• [WORK INSTRUCTIONS]:
Respond with exact copies of the lines running from the line that contains "Compute (1791341396 AND 3366466206) >> 2." to the end of the material.

• [INPUT RECORDS]:

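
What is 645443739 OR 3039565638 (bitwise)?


0b100110011110001011000010011011 | 0b10110101001011000001011101000110 = 0b10110111011111001011011111011111 = 3078404063

3078404063


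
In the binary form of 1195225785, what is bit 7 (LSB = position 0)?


0b1000111001111011011001010111001, position 7 = 1

1


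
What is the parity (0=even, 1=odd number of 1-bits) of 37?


0b100101 has 3 ones => parity 1

1


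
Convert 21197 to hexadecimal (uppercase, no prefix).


21197 = 52CD hex

52CD


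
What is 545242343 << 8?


0b100000011111111011110011100111 << 8 = 0b10000001111111101111001110011100000000 = 139582039808

139582039808


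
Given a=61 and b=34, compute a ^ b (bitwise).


61 ^ 34 = 31

31


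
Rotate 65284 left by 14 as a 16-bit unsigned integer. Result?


Rotate 0b1111111100000100 left by 14 (16-bit) = 0b11111111000001 = 16321

16321


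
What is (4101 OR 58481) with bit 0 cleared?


Step 1: 4101 | 58481 = 62581
Step 2: 62581 & ~(1 << 0) = 62580

62580


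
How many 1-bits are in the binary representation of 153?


0b10011001 has 4 set bits

4


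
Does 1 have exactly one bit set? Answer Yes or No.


0b1. Only one bit set => Yes

Yes


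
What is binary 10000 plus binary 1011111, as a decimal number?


10000 + 1011111 = 1101111 = 111

111


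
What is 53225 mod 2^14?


53225 & 16383 = 4073

4073


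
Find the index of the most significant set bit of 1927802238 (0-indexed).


0b1110010111001111110110101111110. Highest set bit at position 30

30


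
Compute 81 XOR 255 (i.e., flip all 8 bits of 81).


81 ^ 255 = 174

174


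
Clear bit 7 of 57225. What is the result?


57225 & ~(1 << 7) = 57097

57097


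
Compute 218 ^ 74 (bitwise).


0b11011010 ^ 0b1001010 = 0b10010000 = 144

144


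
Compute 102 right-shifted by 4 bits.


0b1100110 >> 4 = 0b110 = 6

6


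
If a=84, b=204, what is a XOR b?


84 ^ 204 = 152

152


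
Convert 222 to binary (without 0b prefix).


222 = 11011110 in binary

11011110


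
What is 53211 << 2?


0b1100111111011011 << 2 = 0b110011111101101100 = 212844

212844


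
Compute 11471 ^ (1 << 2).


11471 ^ (1 << 2) = 11471 ^ 4 = 11467

11467


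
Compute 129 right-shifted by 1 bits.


0b10000001 >> 1 = 0b1000000 = 64

64


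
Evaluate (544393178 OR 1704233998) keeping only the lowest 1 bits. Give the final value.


Step 1: 544393178 | 1704233998 = 1710673886
Step 2: 1710673886 & 1 = 0

0


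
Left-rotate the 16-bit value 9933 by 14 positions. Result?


Rotate 0b10011011001101 left by 14 (16-bit) = 0b100100110110011 = 18867

18867


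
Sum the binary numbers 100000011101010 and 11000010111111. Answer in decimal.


100000011101010 + 11000010111111 = 111000110101001 = 29097

29097


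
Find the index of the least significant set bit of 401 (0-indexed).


0b110010001. Lowest set bit at position 0

0


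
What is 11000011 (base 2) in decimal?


11000011 in decimal = 195

195


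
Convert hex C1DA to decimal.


C1DA hex = 49626 decimal

49626


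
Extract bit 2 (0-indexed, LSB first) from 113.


0b1110001, position 2 = 0

0


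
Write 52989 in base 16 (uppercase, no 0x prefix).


52989 = CEFD hex

CEFD


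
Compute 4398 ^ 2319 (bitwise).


0b1000100101110 ^ 0b100100001111 = 0b1100000100001 = 6177

6177


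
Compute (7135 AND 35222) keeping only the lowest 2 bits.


Step 1: 7135 & 35222 = 2454
Step 2: 2454 & 3 = 2

2


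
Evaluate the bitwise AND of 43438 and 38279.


0b1010100110101110 & 0b1001010110000111 = 0b1000000110000110 = 33158

33158


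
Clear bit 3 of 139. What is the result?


139 & ~(1 << 3) = 131

131


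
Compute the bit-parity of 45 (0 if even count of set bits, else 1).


0b101101 has 4 ones => parity 0

0


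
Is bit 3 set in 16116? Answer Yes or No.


0b11111011110100, bit 3 = 0. No

No


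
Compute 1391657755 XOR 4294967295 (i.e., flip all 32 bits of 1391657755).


1391657755 ^ 4294967295 = 2903309540

2903309540


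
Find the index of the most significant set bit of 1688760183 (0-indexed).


0b1100100101010000110111101110111. Highest set bit at position 30

30


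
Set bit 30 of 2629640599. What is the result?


2629640599 | (1 << 30) = 2629640599 | 1073741824 = 3703382423

3703382423


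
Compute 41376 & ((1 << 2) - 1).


41376 & 3 = 0

0


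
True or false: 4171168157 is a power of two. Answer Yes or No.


0b11111000100111101111100110011101. Multiple bits set => No

No


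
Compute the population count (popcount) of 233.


0b11101001 has 5 set bits

5


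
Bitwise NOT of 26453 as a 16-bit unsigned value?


~0b110011101010101 = 0b1001100010101010 = 39082 (16-bit unsigned)

39082


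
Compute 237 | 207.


0b11101101 | 0b11001111 = 0b11101111 = 239

239


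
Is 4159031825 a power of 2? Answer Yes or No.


0b11110111111001011100101000010001. Multiple bits set => No

No


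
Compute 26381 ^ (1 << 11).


26381 ^ (1 << 11) = 26381 ^ 2048 = 28429

28429


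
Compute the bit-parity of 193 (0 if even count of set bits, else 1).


0b11000001 has 3 ones => parity 1

1


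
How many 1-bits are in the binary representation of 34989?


0b1000100010101101 has 7 set bits

7


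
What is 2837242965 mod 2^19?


2837242965 & 524287 = 320597

320597


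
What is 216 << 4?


0b11011000 << 4 = 0b110110000000 = 3456

3456


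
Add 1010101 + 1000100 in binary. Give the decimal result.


1010101 + 1000100 = 10011001 = 153

153


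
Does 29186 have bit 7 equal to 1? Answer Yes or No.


0b111001000000010, bit 7 = 0. No

No


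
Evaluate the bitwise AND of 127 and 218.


0b1111111 & 0b11011010 = 0b1011010 = 90

90


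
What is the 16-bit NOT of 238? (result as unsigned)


~0b11101110 = 0b1111111100010001 = 65297 (16-bit unsigned)

65297


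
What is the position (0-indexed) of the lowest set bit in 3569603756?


0b11010100110000111101010010101100. Lowest set bit at position 2

2


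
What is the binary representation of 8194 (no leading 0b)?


8194 = 10000000000010 in binary

10000000000010


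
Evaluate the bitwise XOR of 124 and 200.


0b1111100 ^ 0b11001000 = 0b10110100 = 180

180


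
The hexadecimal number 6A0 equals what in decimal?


6A0 hex = 1696 decimal

1696


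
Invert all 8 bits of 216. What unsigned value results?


216 ^ 255 = 39

39


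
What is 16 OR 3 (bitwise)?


0b10000 | 0b11 = 0b10011 = 19

19


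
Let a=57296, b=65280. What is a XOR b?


57296 ^ 65280 = 8400

8400


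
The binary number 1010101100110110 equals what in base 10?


1010101100110110 in decimal = 43830

43830


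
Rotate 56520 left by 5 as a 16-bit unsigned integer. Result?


Rotate 0b1101110011001000 left by 5 (16-bit) = 0b1001100100011011 = 39195

39195


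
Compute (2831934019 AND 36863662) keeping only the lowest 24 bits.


Step 1: 2831934019 & 36863662 = 156162
Step 2: 156162 & 16777215 = 156162

156162


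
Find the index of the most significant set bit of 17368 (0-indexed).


0b100001111011000. Highest set bit at position 14

14


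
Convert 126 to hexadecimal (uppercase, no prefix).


126 = 7E hex

7E


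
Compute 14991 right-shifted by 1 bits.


0b11101010001111 >> 1 = 0b1110101000111 = 7495

7495


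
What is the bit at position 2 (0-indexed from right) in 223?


0b11011111, position 2 = 1

1


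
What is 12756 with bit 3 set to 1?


12756 | (1 << 3) = 12756 | 8 = 12764

12764


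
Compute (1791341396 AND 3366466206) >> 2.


Step 1: 1791341396 & 3366466206 = 1216360980
Step 2: 1216360980 >> 2 = 304090245

304090245


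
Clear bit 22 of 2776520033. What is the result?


2776520033 & ~(1 << 22) = 2772325729

2772325729


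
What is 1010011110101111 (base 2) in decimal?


1010011110101111 in decimal = 42927

42927


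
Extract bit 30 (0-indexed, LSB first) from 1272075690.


0b1001011110100100101010110101010, position 30 = 1

1


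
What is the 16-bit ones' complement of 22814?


22814 ^ 65535 = 42721

42721


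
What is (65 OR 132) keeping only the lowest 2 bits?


Step 1: 65 | 132 = 197
Step 2: 197 & 3 = 1

1


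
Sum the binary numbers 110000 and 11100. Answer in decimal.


110000 + 11100 = 1001100 = 76

76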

• [SOLUTION TO THIS EXERCISE]:
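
Compute (1791341396 AND 3366466206) >> 2.


Step 1: 1791341396 & 3366466206 = 1216360980
Step 2: 1216360980 >> 2 = 304090245

304090245


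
Clear bit 22 of 2776520033. What is the result?


2776520033 & ~(1 << 22) = 2772325729

2772325729


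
What is 1010011110101111 (base 2) in decimal?


1010011110101111 in decimal = 42927

42927


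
Extract bit 30 (0-indexed, LSB first) from 1272075690.


0b1001011110100100101010110101010, position 30 = 1

1


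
What is the 16-bit ones' complement of 22814?


22814 ^ 65535 = 42721

42721


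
What is (65 OR 132) keeping only the lowest 2 bits?


Step 1: 65 | 132 = 197
Step 2: 197 & 3 = 1

1


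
Sum the binary numbers 110000 and 11100. Answer in decimal.


110000 + 11100 = 1001100 = 76

76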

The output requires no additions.